▸ Activity: Retyping the entries exactly is all that is required.

▸ Exercise input:
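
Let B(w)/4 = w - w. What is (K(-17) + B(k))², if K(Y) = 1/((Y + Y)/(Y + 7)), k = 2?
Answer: 25/289 ≈ 0.086505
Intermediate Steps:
B(w) = 0 (B(w) = 4*(w - w) = 4*0 = 0)
K(Y) = (7 + Y)/(2*Y) (K(Y) = 1/((2*Y)/(7 + Y)) = 1/(2*Y/(7 + Y)) = (7 + Y)/(2*Y))
(K(-17) + B(k))² = ((½)*(7 - 17)/(-17) + 0)² = ((½)*(-1/17)*(-10) + 0)² = (5/17 + 0)² = (5/17)² = 25/289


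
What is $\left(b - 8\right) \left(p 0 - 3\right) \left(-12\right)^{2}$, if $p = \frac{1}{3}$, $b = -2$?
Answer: $4320$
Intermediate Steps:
$p = \frac{1}{3} \approx 0.33333$
$\left(b - 8\right) \left(p 0 - 3\right) \left(-12\right)^{2} = \left(-2 - 8\right) \left(\frac{1}{3} \cdot 0 - 3\right) \left(-12\right)^{2} = - 10 \left(0 - 3\right) 144 = \left(-10\right) \left(-3\right) 144 = 30 \cdot 144 = 4320$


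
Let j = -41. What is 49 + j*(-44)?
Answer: 1853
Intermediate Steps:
49 + j*(-44) = 49 - 41*(-44) = 49 + 1804 = 1853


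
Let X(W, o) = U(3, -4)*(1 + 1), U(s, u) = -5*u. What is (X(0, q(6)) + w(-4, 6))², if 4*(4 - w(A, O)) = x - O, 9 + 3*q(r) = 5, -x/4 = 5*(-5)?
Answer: 1681/4 ≈ 420.25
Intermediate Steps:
x = 100 (x = -20*(-5) = -4*(-25) = 100)
q(r) = -4/3 (q(r) = -3 + (⅓)*5 = -3 + 5/3 = -4/3)
X(W, o) = 40 (X(W, o) = (-5*(-4))*(1 + 1) = 20*2 = 40)
w(A, O) = -21 + O/4 (w(A, O) = 4 - (100 - O)/4 = 4 + (-25 + O/4) = -21 + O/4)
(X(0, q(6)) + w(-4, 6))² = (40 + (-21 + (¼)*6))² = (40 + (-21 + 3/2))² = (40 - 39/2)² = (41/2)² = 1681/4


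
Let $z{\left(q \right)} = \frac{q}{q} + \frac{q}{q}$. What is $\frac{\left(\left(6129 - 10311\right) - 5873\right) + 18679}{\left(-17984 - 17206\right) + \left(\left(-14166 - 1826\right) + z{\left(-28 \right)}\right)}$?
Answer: $- \frac{2156}{12795} \approx -0.1685$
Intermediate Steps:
$z{\left(q \right)} = 2$ ($z{\left(q \right)} = 1 + 1 = 2$)
$\frac{\left(\left(6129 - 10311\right) - 5873\right) + 18679}{\left(-17984 - 17206\right) + \left(\left(-14166 - 1826\right) + z{\left(-28 \right)}\right)} = \frac{\left(\left(6129 - 10311\right) - 5873\right) + 18679}{\left(-17984 - 17206\right) + \left(\left(-14166 - 1826\right) + 2\right)} = \frac{\left(-4182 - 5873\right) + 18679}{\left(-17984 - 17206\right) + \left(-15992 + 2\right)} = \frac{-10055 + 18679}{-35190 - 15990} = \frac{8624}{-51180} = 8624 \left(- \frac{1}{51180}\right) = - \frac{2156}{12795}$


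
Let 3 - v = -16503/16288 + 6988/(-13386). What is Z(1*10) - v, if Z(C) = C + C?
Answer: 1685900077/109015584 ≈ 15.465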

▸ Finished task:
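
Let B(w)/4 = w - w. What is (K(-17) + B(k))², if K(Y) = 1/((Y + Y)/(Y + 7)), k = 2?
Answer: 25/289 ≈ 0.086505
Intermediate Steps:
B(w) = 0 (B(w) = 4*(w - w) = 4*0 = 0)
K(Y) = (7 + Y)/(2*Y) (K(Y) = 1/((2*Y)/(7 + Y)) = 1/(2*Y/(7 + Y)) = (7 + Y)/(2*Y))
(K(-17) + B(k))² = ((½)*(7 - 17)/(-17) + 0)² = ((½)*(-1/17)*(-10) + 0)² = (5/17 + 0)² = (5/17)² = 25/289


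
What is $\left(b - 8\right) \left(p 0 - 3\right) \left(-12\right)^{2}$, if $p = \frac{1}{3}$, $b = -2$?
Answer: $4320$
Intermediate Steps:
$p = \frac{1}{3} \approx 0.33333$
$\left(b - 8\right) \left(p 0 - 3\right) \left(-12\right)^{2} = \left(-2 - 8\right) \left(\frac{1}{3} \cdot 0 - 3\right) \left(-12\right)^{2} = - 10 \left(0 - 3\right) 144 = \left(-10\right) \left(-3\right) 144 = 30 \cdot 144 = 4320$


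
Let j = -41. What is 49 + j*(-44)?
Answer: 1853
Intermediate Steps:
49 + j*(-44) = 49 - 41*(-44) = 49 + 1804 = 1853


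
Let X(W, o) = U(3, -4)*(1 + 1), U(s, u) = -5*u. What is (X(0, q(6)) + w(-4, 6))², if 4*(4 - w(A, O)) = x - O, 9 + 3*q(r) = 5, -x/4 = 5*(-5)?
Answer: 1681/4 ≈ 420.25
Intermediate Steps:
x = 100 (x = -20*(-5) = -4*(-25) = 100)
q(r) = -4/3 (q(r) = -3 + (⅓)*5 = -3 + 5/3 = -4/3)
X(W, o) = 40 (X(W, o) = (-5*(-4))*(1 + 1) = 20*2 = 40)
w(A, O) = -21 + O/4 (w(A, O) = 4 - (100 - O)/4 = 4 + (-25 + O/4) = -21 + O/4)
(X(0, q(6)) + w(-4, 6))² = (40 + (-21 + (¼)*6))² = (40 + (-21 + 3/2))² = (40 - 39/2)² = (41/2)² = 1681/4


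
Let $z{\left(q \right)} = \frac{q}{q} + \frac{q}{q}$. What is $\frac{\left(\left(6129 - 10311\right) - 5873\right) + 18679}{\left(-17984 - 17206\right) + \left(\left(-14166 - 1826\right) + z{\left(-28 \right)}\right)}$?
Answer: $- \frac{2156}{12795} \approx -0.1685$
Intermediate Steps:
$z{\left(q \right)} = 2$ ($z{\left(q \right)} = 1 + 1 = 2$)
$\frac{\left(\left(6129 - 10311\right) - 5873\right) + 18679}{\left(-17984 - 17206\right) + \left(\left(-14166 - 1826\right) + z{\left(-28 \right)}\right)} = \frac{\left(\left(6129 - 10311\right) - 5873\right) + 18679}{\left(-17984 - 17206\right) + \left(\left(-14166 - 1826\right) + 2\right)} = \frac{\left(-4182 - 5873\right) + 18679}{\left(-17984 - 17206\right) + \left(-15992 + 2\right)} = \frac{-10055 + 18679}{-35190 - 15990} = \frac{8624}{-51180} = 8624 \left(- \frac{1}{51180}\right) = - \frac{2156}{12795}$


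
Let 3 - v = -16503/16288 + 6988/(-13386). What is Z(1*10) - v, if Z(C) = C + C?
Answer: 1685900077/109015584 ≈ 15.465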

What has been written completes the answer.